Top of Listed records

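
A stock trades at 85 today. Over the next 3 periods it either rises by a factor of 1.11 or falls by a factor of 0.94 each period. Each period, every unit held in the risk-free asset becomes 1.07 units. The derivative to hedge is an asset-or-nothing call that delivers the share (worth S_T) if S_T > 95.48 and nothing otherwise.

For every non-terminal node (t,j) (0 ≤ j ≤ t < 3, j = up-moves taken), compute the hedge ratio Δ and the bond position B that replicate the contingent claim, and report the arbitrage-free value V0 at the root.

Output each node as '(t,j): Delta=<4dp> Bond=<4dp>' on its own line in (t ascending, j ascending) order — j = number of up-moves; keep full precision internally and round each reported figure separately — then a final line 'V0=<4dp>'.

Under the risk-neutral measure, an up-move has probability p* = (R−d)/(u−d) = 0.7647 and values discount at R = 1.07.
Terminal payoffs: V(3,0)=0.0000, V(3,1)=0.0000, V(3,2)=98.4448, V(3,3)=116.2486
(2,0): S=75.1060. Δ = (V_up−V_dn)/(S_up−S_dn) = (0.0000−0.0000)/(83.3677−70.5996) = 0.0000. V = [p*·0.0000 + (1−p*)·0.0000]/1.07 = 0.0000. B = V − Δ·S = 0.0000.
(2,1): S=88.6890. Δ = (V_up−V_dn)/(S_up−S_dn) = (98.4448−0.0000)/(98.4448−83.3677) = 6.5294. V = [p*·98.4448 + (1−p*)·0.0000]/1.07 = 70.3564. B = V − Δ·S = -508.7306.
(2,2): S=104.7285. Δ = (V_up−V_dn)/(S_up−S_dn) = (116.2486−98.4448)/(116.2486−98.4448) = 1.0000. V = [p*·116.2486 + (1−p*)·98.4448]/1.07 = 104.7285. B = V − Δ·S = 0.0000.
(1,0): S=79.9000. Δ = (V_up−V_dn)/(S_up−S_dn) = (70.3564−0.0000)/(88.6890−75.1060) = 5.1797. V = [p*·70.3564 + (1−p*)·0.0000]/1.07 = 50.2822. B = V − Δ·S = -363.5788.
(1,1): S=94.3500. Δ = (V_up−V_dn)/(S_up−S_dn) = (104.7285−70.3564)/(104.7285−88.6890) = 2.1430. V = [p*·104.7285 + (1−p*)·70.3564]/1.07 = 90.3186. B = V − Δ·S = -111.8704.
(0,0): S=85.0000. Δ = (V_up−V_dn)/(S_up−S_dn) = (90.3186−50.2822)/(94.3500−79.9000) = 2.7707. V = [p*·90.3186 + (1−p*)·50.2822]/1.07 = 75.6059. B = V − Δ·S = -159.9027.
The time-0 hedge costs 75.6059, which is the no-arbitrage price.

(0,0): Delta=2.7707 Bond=-159.9027
(1,0): Delta=5.1797 Bond=-363.5788
(1,1): Delta=2.1430 Bond=-111.8704
(2,0): Delta=0.0000 Bond=0.0000
(2,1): Delta=6.5294 Bond=-508.7306
(2,2): Delta=1.0000 Bond=0.0000
V0=75.6059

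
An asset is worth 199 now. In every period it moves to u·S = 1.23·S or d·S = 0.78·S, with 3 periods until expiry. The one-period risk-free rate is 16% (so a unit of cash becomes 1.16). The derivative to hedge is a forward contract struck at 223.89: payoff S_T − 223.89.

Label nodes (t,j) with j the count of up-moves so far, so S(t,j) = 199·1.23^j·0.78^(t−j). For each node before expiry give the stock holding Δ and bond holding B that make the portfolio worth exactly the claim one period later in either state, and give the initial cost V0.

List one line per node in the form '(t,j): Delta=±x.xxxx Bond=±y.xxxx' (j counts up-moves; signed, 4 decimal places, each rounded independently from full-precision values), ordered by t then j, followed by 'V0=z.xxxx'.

The replicating-portfolio and risk-neutral prices coincide; use p* = (1.16−0.78)/(1.23−0.78) = 0.8444 for the latter.
Terminal payoffs: V(3,0)=-129.4542, V(3,1)=-74.9719, V(3,2)=10.9423, V(3,3)=146.4225
Node (2,0) S=121.0716: V=(p*·-74.9719+(1−p*)·-129.4542)/1.16=-71.9370; Δ=(-74.9719−-129.4542)/(148.9181−94.4358)=1.0000; B=V−Δ·S=-193.0086
Node (2,1) S=190.9206: V=(p*·10.9423+(1−p*)·-74.9719)/1.16=-2.0880; Δ=(10.9423−-74.9719)/(234.8323−148.9181)=1.0000; B=V−Δ·S=-193.0086
Node (2,2) S=301.0671: V=(p*·146.4225+(1−p*)·10.9423)/1.16=108.0585; Δ=(146.4225−10.9423)/(370.3125−234.8323)=1.0000; B=V−Δ·S=-193.0086
Node (1,0) S=155.2200: V=(p*·-2.0880+(1−p*)·-71.9370)/1.16=-11.1667; Δ=(-2.0880−-71.9370)/(190.9206−121.0716)=1.0000; B=V−Δ·S=-166.3867
Node (1,1) S=244.7700: V=(p*·108.0585+(1−p*)·-2.0880)/1.16=78.3833; Δ=(108.0585−-2.0880)/(301.0671−190.9206)=1.0000; B=V−Δ·S=-166.3867
Node (0,0) S=199.0000: V=(p*·78.3833+(1−p*)·-11.1667)/1.16=55.5632; Δ=(78.3833−-11.1667)/(244.7700−155.2200)=1.0000; B=V−Δ·S=-143.4368
Check: Δ(0,0)·S0 + B(0,0) = 55.5632 = V0.

(0,0): Delta=1.0000 Bond=-143.4368
(1,0): Delta=1.0000 Bond=-166.3867
(1,1): Delta=1.0000 Bond=-166.3867
(2,0): Delta=1.0000 Bond=-193.0086
(2,1): Delta=1.0000 Bond=-193.0086
(2,2): Delta=1.0000 Bond=-193.0086
V0=55.5632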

Bottom of Listed records

#### Exercise objective
Each line from the top of the material above, through the one that contains "For every non-terminal", should be restated word for word.

#### Final answer
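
A stock trades at 85 today. Over the next 3 periods it either rises by a factor of 1.11 or falls by a factor of 0.94 each period. Each period, every unit held in the risk-free asset becomes 1.07 units. The derivative to hedge is an asset-or-nothing call that delivers the share (worth S_T) if S_T > 95.48 and nothing otherwise.

For every non-terminal node (t,j) (0 ≤ j ≤ t < 3, j = up-moves taken), compute the hedge ratio Δ and the bond position B that replicate the contingent claim, and report the arbitrage-free value V0 at the root.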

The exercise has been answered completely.